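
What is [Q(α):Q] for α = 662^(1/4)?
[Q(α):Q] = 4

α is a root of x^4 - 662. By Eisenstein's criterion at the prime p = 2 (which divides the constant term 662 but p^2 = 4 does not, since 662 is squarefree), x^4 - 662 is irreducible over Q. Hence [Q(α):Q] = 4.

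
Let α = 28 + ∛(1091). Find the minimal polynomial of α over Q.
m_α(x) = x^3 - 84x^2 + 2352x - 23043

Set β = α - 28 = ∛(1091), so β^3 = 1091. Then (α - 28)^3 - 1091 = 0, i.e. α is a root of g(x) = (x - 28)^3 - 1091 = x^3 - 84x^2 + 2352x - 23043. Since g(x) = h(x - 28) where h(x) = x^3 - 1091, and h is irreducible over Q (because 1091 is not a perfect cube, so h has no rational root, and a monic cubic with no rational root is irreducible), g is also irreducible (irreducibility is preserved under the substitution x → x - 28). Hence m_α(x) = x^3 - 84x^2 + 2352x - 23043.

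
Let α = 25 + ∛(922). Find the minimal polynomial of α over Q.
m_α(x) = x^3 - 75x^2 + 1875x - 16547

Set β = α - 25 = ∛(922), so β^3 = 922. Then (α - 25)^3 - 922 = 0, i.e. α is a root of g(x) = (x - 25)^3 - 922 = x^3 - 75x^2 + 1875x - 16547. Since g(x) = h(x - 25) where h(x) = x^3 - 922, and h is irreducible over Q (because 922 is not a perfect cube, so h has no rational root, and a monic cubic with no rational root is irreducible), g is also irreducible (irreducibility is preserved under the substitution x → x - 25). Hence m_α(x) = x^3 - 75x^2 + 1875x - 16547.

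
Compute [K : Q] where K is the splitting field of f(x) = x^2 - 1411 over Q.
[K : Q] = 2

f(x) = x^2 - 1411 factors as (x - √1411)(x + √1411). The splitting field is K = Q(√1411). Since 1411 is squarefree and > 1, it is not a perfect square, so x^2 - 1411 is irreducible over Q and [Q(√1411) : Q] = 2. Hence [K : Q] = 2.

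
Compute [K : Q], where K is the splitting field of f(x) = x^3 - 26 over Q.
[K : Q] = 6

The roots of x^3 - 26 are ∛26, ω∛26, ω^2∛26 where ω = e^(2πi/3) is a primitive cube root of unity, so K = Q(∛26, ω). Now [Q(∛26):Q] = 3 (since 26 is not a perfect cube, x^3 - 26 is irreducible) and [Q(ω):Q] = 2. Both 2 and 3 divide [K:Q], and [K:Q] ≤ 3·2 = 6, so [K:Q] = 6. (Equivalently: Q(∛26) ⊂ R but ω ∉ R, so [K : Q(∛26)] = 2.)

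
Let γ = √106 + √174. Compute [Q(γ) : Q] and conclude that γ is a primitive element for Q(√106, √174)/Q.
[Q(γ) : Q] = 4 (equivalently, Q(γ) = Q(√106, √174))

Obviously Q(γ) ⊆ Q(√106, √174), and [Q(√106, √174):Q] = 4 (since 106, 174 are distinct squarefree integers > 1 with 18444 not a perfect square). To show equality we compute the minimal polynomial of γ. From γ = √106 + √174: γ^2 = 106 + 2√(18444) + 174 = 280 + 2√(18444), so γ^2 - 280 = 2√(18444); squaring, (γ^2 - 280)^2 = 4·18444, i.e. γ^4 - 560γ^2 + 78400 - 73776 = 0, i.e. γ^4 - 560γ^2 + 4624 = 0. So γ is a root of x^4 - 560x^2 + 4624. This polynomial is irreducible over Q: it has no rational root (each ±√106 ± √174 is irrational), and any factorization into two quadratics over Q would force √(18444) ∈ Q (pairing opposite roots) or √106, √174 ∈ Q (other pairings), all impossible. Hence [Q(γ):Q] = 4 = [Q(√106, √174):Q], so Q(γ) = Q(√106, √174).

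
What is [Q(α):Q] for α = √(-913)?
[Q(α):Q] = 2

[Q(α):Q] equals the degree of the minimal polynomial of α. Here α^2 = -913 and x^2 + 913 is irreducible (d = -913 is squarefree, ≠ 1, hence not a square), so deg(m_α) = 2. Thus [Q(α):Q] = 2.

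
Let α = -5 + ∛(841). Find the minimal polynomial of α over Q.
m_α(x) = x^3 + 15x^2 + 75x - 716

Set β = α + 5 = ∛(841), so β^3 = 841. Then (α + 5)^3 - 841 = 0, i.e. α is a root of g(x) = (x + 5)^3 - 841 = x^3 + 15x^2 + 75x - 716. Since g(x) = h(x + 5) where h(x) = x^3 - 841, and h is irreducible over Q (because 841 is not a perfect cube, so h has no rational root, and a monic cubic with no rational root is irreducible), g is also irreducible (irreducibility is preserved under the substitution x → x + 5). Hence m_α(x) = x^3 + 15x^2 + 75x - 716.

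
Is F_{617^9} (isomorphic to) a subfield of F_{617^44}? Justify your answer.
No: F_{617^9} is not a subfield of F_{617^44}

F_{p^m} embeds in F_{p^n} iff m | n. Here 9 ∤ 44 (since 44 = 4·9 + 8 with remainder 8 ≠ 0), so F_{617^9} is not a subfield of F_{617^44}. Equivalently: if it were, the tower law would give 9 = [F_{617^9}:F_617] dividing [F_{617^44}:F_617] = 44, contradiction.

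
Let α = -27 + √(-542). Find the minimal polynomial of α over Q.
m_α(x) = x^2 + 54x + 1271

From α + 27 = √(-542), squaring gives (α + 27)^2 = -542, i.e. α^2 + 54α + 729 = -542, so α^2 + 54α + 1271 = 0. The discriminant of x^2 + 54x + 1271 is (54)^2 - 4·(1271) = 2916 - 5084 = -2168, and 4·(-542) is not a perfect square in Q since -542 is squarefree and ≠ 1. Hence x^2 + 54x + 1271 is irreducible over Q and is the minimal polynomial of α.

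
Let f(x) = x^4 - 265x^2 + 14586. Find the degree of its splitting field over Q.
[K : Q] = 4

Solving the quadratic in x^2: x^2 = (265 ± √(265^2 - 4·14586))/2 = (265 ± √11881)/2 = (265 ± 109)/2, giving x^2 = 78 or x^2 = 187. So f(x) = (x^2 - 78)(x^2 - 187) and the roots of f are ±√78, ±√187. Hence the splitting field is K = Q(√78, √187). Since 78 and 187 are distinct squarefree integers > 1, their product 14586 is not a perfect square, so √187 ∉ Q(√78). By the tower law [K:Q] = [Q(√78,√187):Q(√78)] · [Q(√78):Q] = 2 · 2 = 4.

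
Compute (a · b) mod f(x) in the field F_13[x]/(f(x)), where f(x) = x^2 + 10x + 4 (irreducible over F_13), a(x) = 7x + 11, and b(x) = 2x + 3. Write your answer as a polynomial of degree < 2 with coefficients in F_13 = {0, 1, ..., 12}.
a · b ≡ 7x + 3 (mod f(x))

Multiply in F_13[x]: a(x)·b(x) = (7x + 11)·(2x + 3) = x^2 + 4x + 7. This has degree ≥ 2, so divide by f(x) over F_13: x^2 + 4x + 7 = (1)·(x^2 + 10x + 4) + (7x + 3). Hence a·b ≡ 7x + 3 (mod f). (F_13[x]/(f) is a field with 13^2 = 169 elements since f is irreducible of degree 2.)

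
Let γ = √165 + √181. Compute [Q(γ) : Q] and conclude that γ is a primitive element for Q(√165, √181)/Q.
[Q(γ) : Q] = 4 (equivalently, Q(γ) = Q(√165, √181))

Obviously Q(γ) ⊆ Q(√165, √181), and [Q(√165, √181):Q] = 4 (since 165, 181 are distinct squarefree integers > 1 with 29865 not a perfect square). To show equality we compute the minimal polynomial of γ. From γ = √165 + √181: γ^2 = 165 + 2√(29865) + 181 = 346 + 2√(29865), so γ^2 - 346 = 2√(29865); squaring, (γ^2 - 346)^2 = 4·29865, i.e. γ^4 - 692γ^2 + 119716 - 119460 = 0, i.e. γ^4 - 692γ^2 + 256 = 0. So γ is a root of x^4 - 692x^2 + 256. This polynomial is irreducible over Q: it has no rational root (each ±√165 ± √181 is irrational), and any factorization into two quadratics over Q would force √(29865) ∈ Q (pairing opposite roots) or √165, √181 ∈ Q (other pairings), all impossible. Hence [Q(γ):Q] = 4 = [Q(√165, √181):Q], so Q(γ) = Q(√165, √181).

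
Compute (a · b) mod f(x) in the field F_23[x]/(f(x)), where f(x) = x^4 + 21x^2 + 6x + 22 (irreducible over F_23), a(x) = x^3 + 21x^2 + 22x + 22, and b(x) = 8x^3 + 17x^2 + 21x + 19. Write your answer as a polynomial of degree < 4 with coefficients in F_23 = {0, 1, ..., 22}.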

────────

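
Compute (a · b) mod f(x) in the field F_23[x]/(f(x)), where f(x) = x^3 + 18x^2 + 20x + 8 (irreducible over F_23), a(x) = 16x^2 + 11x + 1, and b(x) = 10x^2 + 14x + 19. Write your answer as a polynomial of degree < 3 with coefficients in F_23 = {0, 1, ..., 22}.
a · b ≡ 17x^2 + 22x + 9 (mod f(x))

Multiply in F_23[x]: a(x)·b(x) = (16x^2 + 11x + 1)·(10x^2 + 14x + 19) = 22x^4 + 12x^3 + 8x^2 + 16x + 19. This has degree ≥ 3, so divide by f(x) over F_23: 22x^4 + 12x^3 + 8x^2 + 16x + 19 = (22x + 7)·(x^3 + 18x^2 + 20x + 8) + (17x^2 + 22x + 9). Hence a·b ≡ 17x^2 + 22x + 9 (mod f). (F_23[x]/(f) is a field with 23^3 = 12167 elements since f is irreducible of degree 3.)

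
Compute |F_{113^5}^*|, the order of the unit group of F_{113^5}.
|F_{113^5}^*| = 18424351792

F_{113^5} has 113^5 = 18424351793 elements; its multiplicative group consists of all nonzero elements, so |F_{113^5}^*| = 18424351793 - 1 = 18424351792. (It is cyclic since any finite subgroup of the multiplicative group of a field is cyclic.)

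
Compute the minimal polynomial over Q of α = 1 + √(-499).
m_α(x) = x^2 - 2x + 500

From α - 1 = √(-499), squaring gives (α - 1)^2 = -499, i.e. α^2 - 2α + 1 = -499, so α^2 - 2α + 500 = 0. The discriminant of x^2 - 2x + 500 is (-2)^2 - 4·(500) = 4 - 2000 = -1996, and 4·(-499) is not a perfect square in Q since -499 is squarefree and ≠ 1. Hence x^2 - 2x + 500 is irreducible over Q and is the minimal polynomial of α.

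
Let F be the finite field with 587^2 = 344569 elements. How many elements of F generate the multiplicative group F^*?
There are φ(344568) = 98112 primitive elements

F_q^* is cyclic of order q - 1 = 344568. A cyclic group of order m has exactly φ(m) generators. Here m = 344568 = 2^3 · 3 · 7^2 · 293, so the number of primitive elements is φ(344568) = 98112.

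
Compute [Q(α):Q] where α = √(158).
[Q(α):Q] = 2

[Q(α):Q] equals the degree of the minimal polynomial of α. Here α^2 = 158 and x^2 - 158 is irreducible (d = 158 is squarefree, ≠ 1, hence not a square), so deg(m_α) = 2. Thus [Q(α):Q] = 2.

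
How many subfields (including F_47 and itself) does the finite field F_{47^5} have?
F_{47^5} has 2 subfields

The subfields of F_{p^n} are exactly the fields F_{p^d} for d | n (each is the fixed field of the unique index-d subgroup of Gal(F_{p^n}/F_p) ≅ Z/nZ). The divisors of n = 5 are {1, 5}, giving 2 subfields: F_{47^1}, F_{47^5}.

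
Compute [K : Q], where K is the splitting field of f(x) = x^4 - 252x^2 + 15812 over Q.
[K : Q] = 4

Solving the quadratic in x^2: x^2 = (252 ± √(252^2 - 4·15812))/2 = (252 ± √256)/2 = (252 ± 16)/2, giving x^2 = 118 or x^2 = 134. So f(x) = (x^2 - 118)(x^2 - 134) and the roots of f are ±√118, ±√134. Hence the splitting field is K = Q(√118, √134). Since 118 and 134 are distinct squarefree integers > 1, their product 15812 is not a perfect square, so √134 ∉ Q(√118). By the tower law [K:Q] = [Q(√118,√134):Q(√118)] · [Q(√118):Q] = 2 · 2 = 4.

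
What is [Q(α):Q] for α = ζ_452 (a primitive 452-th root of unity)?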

────────

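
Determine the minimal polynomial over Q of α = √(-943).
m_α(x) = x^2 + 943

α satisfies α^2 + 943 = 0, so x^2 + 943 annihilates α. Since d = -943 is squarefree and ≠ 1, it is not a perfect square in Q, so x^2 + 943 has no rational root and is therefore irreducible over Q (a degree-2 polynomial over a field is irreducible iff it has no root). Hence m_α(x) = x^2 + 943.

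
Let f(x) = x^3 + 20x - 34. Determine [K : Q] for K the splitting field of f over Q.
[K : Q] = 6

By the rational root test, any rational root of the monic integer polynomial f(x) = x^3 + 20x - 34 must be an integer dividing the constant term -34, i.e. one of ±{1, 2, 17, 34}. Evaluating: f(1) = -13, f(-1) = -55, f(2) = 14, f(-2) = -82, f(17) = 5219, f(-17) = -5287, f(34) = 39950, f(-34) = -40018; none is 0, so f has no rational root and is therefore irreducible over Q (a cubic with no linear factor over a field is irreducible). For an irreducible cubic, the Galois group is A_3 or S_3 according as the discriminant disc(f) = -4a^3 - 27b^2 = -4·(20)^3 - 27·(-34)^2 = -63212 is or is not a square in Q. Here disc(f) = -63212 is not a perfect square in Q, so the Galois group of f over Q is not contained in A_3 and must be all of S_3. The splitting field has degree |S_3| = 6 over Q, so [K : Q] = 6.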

────────

◆ **What you are asked to do**:
Return a word-for-word copy of the lines above from the one holding "15812 over Q." through the one holding "What is [Q(α):Q] for α = ζ_452", with both of them included and nothing besides.

◆ **Result of the exercise**:
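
Compute [K : Q], where K is the splitting field of f(x) = x^4 - 252x^2 + 15812 over Q.
[K : Q] = 4

Solving the quadratic in x^2: x^2 = (252 ± √(252^2 - 4·15812))/2 = (252 ± √256)/2 = (252 ± 16)/2, giving x^2 = 118 or x^2 = 134. So f(x) = (x^2 - 118)(x^2 - 134) and the roots of f are ±√118, ±√134. Hence the splitting field is K = Q(√118, √134). Since 118 and 134 are distinct squarefree integers > 1, their product 15812 is not a perfect square, so √134 ∉ Q(√118). By the tower law [K:Q] = [Q(√118,√134):Q(√118)] · [Q(√118):Q] = 2 · 2 = 4.

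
What is [Q(α):Q] for α = ζ_452 (a primitive 452-th root of unity)?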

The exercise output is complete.